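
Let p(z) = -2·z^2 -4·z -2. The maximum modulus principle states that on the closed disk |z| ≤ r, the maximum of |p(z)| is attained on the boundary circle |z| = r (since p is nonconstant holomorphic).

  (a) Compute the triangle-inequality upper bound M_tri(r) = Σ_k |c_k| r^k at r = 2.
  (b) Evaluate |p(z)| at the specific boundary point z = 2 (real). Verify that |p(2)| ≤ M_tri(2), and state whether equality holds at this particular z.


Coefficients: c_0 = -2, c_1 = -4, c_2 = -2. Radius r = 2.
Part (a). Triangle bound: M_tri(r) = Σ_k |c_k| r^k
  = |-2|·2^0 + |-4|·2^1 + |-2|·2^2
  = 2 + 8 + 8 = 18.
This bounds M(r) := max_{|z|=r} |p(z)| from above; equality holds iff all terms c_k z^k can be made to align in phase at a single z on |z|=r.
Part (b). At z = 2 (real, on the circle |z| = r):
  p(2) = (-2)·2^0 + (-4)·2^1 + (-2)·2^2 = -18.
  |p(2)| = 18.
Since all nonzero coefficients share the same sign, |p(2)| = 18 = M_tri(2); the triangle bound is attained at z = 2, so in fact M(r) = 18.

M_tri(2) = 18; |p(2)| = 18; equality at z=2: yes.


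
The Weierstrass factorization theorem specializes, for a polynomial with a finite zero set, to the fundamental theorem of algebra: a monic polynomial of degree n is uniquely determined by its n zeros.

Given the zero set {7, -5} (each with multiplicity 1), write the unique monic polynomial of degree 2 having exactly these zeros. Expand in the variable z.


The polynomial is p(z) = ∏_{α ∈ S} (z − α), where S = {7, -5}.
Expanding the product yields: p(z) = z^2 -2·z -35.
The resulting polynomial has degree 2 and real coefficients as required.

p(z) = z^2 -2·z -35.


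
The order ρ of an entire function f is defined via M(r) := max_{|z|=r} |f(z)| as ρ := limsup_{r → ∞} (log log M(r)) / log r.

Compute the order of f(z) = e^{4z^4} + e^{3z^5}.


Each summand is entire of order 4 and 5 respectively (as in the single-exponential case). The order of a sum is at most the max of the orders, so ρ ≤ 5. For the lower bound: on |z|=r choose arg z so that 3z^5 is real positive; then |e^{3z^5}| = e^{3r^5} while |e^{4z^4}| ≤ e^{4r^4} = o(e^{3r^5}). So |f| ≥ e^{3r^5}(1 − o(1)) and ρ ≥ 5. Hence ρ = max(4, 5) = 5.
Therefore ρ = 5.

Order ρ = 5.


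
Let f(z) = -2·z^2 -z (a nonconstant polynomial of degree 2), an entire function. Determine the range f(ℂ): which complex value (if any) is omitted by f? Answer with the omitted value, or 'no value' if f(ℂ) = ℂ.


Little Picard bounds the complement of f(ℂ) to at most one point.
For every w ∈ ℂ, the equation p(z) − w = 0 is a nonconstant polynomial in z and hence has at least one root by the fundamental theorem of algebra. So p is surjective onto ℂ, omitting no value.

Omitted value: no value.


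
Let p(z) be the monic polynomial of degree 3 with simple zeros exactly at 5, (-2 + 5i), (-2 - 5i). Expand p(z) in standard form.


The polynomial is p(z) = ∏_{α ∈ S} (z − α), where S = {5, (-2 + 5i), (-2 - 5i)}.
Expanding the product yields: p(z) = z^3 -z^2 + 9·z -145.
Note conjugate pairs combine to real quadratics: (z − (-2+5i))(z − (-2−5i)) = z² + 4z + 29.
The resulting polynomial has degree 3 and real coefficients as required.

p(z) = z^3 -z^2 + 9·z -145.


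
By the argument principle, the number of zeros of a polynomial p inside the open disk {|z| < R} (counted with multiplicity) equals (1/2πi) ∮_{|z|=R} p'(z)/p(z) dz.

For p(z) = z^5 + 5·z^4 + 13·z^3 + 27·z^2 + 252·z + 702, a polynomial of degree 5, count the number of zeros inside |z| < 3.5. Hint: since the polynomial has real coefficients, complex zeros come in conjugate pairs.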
■ ■ ■ ■ ■ ■ ■
ASSIGNMENT: Word for word, restate each record in the listing.

SOLUTION TO THIS TASK:
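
Let p(z) = -2·z^2 -4·z -2. The maximum modulus principle states that on the closed disk |z| ≤ r, the maximum of |p(z)| is attained on the boundary circle |z| = r (since p is nonconstant holomorphic).

  (a) Compute the triangle-inequality upper bound M_tri(r) = Σ_k |c_k| r^k at r = 2.
  (b) Evaluate |p(z)| at the specific boundary point z = 2 (real). Verify that |p(2)| ≤ M_tri(2), and state whether equality holds at this particular z.


Coefficients: c_0 = -2, c_1 = -4, c_2 = -2. Radius r = 2.
Part (a). Triangle bound: M_tri(r) = Σ_k |c_k| r^k
  = |-2|·2^0 + |-4|·2^1 + |-2|·2^2
  = 2 + 8 + 8 = 18.
This bounds M(r) := max_{|z|=r} |p(z)| from above; equality holds iff all terms c_k z^k can be made to align in phase at a single z on |z|=r.
Part (b). At z = 2 (real, on the circle |z| = r):
  p(2) = (-2)·2^0 + (-4)·2^1 + (-2)·2^2 = -18.
  |p(2)| = 18.
Since all nonzero coefficients share the same sign, |p(2)| = 18 = M_tri(2); the triangle bound is attained at z = 2, so in fact M(r) = 18.

M_tri(2) = 18; |p(2)| = 18; equality at z=2: yes.


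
The Weierstrass factorization theorem specializes, for a polynomial with a finite zero set, to the fundamental theorem of algebra: a monic polynomial of degree n is uniquely determined by its n zeros.

Given the zero set {7, -5} (each with multiplicity 1), write the unique monic polynomial of degree 2 having exactly these zeros. Expand in the variable z.


The polynomial is p(z) = ∏_{α ∈ S} (z − α), where S = {7, -5}.
Expanding the product yields: p(z) = z^2 -2·z -35.
The resulting polynomial has degree 2 and real coefficients as required.

p(z) = z^2 -2·z -35.


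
The order ρ of an entire function f is defined via M(r) := max_{|z|=r} |f(z)| as ρ := limsup_{r → ∞} (log log M(r)) / log r.

Compute the order of f(z) = e^{4z^4} + e^{3z^5}.


Each summand is entire of order 4 and 5 respectively (as in the single-exponential case). The order of a sum is at most the max of the orders, so ρ ≤ 5. For the lower bound: on |z|=r choose arg z so that 3z^5 is real positive; then |e^{3z^5}| = e^{3r^5} while |e^{4z^4}| ≤ e^{4r^4} = o(e^{3r^5}). So |f| ≥ e^{3r^5}(1 − o(1)) and ρ ≥ 5. Hence ρ = max(4, 5) = 5.
Therefore ρ = 5.

Order ρ = 5.


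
Let f(z) = -2·z^2 -z (a nonconstant polynomial of degree 2), an entire function. Determine the range f(ℂ): which complex value (if any) is omitted by f? Answer with the omitted value, or 'no value' if f(ℂ) = ℂ.


Little Picard bounds the complement of f(ℂ) to at most one point.
For every w ∈ ℂ, the equation p(z) − w = 0 is a nonconstant polynomial in z and hence has at least one root by the fundamental theorem of algebra. So p is surjective onto ℂ, omitting no value.

Omitted value: no value.


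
Let p(z) be the monic polynomial of degree 3 with simple zeros exactly at 5, (-2 + 5i), (-2 - 5i). Expand p(z) in standard form.


The polynomial is p(z) = ∏_{α ∈ S} (z − α), where S = {5, (-2 + 5i), (-2 - 5i)}.
Expanding the product yields: p(z) = z^3 -z^2 + 9·z -145.
Note conjugate pairs combine to real quadratics: (z − (-2+5i))(z − (-2−5i)) = z² + 4z + 29.
The resulting polynomial has degree 3 and real coefficients as required.

p(z) = z^3 -z^2 + 9·z -145.


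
By the argument principle, the number of zeros of a polynomial p inside the open disk {|z| < R} (counted with multiplicity) equals (1/2πi) ∮_{|z|=R} p'(z)/p(z) dz.

For p(z) = z^5 + 5·z^4 + 13·z^3 + 27·z^2 + 252·z + 702, a polynomial of degree 5, count the number of zeros inside |z| < 3.5. Hint: since the polynomial has real coefficients, complex zeros come in conjugate pairs.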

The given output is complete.